§ **What is required**: Would you give the entries below again in full, exactly as they stand?

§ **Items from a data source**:
..........

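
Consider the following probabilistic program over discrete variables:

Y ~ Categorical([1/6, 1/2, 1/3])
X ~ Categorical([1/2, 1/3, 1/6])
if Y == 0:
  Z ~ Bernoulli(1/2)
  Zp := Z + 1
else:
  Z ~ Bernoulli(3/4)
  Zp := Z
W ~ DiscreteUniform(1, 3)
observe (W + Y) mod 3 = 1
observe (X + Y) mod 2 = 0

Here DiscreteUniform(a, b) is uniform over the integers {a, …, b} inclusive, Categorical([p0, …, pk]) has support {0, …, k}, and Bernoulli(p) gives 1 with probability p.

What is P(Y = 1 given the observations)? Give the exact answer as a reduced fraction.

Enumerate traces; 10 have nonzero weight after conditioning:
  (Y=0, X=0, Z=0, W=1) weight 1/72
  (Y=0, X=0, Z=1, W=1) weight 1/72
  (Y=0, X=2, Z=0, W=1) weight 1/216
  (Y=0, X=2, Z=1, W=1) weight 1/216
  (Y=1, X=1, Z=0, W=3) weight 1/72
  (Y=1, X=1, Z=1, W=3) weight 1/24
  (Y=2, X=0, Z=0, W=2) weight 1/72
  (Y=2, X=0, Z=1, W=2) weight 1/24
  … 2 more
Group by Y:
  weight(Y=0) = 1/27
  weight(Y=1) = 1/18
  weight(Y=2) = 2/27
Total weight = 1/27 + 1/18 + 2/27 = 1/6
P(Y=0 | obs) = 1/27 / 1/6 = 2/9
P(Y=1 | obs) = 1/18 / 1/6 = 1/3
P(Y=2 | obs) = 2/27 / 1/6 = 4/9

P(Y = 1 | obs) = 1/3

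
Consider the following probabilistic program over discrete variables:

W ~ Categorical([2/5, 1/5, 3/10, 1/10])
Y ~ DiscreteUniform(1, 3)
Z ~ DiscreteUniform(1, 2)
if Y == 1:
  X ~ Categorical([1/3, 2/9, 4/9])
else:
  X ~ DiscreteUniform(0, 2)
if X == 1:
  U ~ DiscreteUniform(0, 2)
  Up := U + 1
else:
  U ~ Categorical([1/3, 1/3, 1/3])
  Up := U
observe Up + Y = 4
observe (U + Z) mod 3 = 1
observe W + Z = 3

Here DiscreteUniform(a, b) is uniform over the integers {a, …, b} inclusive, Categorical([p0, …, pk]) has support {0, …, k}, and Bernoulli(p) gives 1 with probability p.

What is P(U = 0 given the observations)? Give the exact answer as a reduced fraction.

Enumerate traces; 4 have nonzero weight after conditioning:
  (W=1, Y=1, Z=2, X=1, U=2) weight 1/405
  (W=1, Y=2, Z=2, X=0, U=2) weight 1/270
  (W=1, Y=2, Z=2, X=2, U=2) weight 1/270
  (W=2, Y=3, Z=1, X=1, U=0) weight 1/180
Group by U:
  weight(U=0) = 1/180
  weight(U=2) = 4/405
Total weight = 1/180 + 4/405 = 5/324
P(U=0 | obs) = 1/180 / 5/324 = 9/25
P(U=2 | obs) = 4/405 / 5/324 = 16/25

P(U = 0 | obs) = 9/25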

..........

§ **Written reply**:
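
Consider the following probabilistic program over discrete variables:

Y ~ Categorical([1/6, 1/2, 1/3])
X ~ Categorical([1/2, 1/3, 1/6])
if Y == 0:
  Z ~ Bernoulli(1/2)
  Zp := Z + 1
else:
  Z ~ Bernoulli(3/4)
  Zp := Z
W ~ DiscreteUniform(1, 3)
observe (W + Y) mod 3 = 1
observe (X + Y) mod 2 = 0

Here DiscreteUniform(a, b) is uniform over the integers {a, …, b} inclusive, Categorical([p0, …, pk]) has support {0, …, k}, and Bernoulli(p) gives 1 with probability p.

What is P(Y = 1 given the observations)? Give the exact answer as a reduced fraction.

Enumerate traces; 10 have nonzero weight after conditioning:
  (Y=0, X=0, Z=0, W=1) weight 1/72
  (Y=0, X=0, Z=1, W=1) weight 1/72
  (Y=0, X=2, Z=0, W=1) weight 1/216
  (Y=0, X=2, Z=1, W=1) weight 1/216
  (Y=1, X=1, Z=0, W=3) weight 1/72
  (Y=1, X=1, Z=1, W=3) weight 1/24
  (Y=2, X=0, Z=0, W=2) weight 1/72
  (Y=2, X=0, Z=1, W=2) weight 1/24
  … 2 more
Group by Y:
  weight(Y=0) = 1/27
  weight(Y=1) = 1/18
  weight(Y=2) = 2/27
Total weight = 1/27 + 1/18 + 2/27 = 1/6
P(Y=0 | obs) = 1/27 / 1/6 = 2/9
P(Y=1 | obs) = 1/18 / 1/6 = 1/3
P(Y=2 | obs) = 2/27 / 1/6 = 4/9

P(Y = 1 | obs) = 1/3

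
Consider the following probabilistic program over discrete variables:

W ~ Categorical([2/5, 1/5, 3/10, 1/10])
Y ~ DiscreteUniform(1, 3)
Z ~ DiscreteUniform(1, 2)
if Y == 1:
  X ~ Categorical([1/3, 2/9, 4/9])
else:
  X ~ DiscreteUniform(0, 2)
if X == 1:
  U ~ DiscreteUniform(0, 2)
  Up := U + 1
else:
  U ~ Categorical([1/3, 1/3, 1/3])
  Up := U
observe Up + Y = 4
observe (U + Z) mod 3 = 1
observe W + Z = 3

Here DiscreteUniform(a, b) is uniform over the integers {a, …, b} inclusive, Categorical([p0, …, pk]) has support {0, …, k}, and Bernoulli(p) gives 1 with probability p.

What is P(U = 0 given the observations)? Give the exact answer as a reduced fraction.

Enumerate traces; 4 have nonzero weight after conditioning:
  (W=1, Y=1, Z=2, X=1, U=2) weight 1/405
  (W=1, Y=2, Z=2, X=0, U=2) weight 1/270
  (W=1, Y=2, Z=2, X=2, U=2) weight 1/270
  (W=2, Y=3, Z=1, X=1, U=0) weight 1/180
Group by U:
  weight(U=0) = 1/180
  weight(U=2) = 4/405
Total weight = 1/180 + 4/405 = 5/324
P(U=0 | obs) = 1/180 / 5/324 = 9/25
P(U=2 | obs) = 4/405 / 5/324 = 16/25

P(U = 0 | obs) = 9/25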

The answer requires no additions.